Data items:
*** Block opens ***
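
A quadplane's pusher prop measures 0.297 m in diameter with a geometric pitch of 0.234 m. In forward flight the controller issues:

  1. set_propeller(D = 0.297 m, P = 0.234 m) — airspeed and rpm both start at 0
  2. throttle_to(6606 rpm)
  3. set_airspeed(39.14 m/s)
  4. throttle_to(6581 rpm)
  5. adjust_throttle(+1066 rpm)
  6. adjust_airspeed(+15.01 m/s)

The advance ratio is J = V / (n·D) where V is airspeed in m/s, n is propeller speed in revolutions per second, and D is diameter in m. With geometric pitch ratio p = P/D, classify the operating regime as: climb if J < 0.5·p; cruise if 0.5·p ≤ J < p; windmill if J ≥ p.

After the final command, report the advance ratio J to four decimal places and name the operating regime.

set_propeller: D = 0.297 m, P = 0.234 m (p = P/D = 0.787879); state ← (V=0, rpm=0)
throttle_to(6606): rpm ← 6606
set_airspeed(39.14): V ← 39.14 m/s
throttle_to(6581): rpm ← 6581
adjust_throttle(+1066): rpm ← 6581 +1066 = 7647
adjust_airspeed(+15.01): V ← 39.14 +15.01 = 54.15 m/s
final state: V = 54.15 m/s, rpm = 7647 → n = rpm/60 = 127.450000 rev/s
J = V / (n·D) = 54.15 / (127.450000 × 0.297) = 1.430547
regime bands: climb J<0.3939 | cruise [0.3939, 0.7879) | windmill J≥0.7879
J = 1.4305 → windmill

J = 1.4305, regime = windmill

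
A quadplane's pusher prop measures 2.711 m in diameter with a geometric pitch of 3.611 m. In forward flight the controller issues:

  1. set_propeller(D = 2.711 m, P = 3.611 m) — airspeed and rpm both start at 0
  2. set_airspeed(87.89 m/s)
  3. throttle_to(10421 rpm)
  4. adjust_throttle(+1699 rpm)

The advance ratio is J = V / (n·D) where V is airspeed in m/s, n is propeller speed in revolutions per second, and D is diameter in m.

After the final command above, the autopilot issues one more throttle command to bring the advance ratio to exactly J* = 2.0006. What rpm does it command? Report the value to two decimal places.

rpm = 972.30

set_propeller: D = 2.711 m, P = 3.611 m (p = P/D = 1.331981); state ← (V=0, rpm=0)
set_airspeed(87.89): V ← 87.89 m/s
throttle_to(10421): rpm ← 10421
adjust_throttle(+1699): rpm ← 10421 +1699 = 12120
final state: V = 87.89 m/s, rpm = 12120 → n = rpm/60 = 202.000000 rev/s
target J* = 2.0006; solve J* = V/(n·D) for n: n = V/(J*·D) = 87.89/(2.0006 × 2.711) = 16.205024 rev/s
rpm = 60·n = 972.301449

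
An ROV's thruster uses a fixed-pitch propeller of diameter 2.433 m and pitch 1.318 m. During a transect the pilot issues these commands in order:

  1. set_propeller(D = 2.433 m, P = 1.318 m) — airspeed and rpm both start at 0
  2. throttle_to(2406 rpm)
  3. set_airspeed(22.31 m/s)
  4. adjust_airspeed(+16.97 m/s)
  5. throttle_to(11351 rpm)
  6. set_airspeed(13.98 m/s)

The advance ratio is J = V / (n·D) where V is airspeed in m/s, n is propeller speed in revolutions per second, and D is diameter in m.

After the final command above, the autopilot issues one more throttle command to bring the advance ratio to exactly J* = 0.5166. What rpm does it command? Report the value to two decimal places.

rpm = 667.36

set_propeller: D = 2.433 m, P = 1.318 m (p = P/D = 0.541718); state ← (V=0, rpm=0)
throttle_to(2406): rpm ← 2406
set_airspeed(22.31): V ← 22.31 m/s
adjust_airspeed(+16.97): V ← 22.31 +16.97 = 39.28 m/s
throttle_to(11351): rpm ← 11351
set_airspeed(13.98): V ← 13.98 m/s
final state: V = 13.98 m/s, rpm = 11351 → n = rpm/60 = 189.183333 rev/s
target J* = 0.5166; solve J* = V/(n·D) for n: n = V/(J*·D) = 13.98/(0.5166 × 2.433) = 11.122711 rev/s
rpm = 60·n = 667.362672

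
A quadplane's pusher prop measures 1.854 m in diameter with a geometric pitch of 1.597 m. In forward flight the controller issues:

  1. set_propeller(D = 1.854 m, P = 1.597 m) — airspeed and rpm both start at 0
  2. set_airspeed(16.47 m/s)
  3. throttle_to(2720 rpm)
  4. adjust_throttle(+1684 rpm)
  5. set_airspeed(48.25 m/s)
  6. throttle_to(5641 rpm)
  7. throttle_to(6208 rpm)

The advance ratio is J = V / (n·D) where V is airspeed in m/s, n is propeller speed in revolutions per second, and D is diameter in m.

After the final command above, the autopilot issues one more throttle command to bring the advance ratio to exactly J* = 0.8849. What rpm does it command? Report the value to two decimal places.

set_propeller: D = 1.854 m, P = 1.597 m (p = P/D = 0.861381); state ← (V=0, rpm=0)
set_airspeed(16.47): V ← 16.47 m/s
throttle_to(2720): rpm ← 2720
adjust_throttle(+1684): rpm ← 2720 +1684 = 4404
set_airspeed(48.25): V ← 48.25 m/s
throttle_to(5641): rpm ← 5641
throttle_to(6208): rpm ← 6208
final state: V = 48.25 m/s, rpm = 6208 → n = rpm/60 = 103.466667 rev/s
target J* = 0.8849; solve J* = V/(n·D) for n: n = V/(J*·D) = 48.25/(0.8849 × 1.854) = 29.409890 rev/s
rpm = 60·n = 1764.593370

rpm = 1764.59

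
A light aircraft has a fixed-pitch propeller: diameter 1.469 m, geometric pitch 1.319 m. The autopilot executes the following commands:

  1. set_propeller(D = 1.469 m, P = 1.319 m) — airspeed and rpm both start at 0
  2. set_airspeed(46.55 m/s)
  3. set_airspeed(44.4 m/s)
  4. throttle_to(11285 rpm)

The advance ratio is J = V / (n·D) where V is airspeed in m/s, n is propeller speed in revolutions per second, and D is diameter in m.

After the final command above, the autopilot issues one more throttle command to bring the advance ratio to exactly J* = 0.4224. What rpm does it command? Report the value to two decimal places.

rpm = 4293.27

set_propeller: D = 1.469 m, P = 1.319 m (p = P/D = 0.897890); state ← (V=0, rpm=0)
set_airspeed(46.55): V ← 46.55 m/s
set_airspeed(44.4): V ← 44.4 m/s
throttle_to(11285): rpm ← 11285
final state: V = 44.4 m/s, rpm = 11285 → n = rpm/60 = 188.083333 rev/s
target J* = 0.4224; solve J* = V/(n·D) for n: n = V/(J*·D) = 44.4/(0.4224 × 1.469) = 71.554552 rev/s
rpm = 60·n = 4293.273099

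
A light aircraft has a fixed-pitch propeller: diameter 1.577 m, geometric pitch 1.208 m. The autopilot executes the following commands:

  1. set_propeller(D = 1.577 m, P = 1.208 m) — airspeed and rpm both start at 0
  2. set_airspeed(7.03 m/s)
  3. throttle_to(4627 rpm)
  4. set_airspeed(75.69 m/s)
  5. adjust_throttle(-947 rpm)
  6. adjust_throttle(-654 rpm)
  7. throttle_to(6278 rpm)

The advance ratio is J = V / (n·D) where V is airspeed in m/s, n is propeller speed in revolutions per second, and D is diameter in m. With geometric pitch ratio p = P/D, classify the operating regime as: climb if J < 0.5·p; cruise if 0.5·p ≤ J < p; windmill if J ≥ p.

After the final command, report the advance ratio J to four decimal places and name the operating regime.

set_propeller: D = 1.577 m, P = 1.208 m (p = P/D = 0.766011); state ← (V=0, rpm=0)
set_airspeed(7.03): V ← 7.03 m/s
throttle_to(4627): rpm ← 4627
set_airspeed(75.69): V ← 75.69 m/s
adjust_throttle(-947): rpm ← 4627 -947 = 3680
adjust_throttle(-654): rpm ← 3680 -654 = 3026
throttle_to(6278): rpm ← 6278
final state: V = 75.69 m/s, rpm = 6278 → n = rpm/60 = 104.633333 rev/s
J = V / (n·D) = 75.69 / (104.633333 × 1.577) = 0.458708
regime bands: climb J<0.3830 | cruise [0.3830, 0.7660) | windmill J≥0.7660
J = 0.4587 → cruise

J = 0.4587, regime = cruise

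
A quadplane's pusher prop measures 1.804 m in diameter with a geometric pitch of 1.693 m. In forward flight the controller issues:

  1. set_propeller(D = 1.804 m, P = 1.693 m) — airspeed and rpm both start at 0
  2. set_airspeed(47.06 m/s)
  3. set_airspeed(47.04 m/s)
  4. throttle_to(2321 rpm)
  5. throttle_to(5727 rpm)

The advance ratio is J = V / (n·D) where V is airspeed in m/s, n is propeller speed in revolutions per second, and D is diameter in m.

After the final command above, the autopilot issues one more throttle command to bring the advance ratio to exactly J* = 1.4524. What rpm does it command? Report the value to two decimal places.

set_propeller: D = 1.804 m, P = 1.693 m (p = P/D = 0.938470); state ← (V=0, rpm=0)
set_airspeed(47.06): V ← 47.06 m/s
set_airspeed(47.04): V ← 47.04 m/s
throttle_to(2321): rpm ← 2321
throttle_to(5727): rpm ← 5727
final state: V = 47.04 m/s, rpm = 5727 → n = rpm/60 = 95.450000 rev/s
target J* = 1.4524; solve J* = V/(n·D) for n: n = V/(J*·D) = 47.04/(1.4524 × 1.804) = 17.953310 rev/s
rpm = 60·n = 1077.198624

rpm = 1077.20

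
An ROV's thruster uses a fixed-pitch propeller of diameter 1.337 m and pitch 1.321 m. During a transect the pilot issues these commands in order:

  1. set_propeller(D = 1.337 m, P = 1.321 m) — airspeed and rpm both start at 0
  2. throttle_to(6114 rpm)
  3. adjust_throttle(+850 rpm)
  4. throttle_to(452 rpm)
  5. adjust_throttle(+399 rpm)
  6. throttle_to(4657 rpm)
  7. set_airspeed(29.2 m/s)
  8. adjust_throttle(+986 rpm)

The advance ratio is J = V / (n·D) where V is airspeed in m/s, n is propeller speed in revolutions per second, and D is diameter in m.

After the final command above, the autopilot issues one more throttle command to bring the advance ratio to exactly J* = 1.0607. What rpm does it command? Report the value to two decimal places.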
*** Block closes ***
What the task requires: State how many lines of the entries above include the string "these". The reply is that number alone.

Output below: 2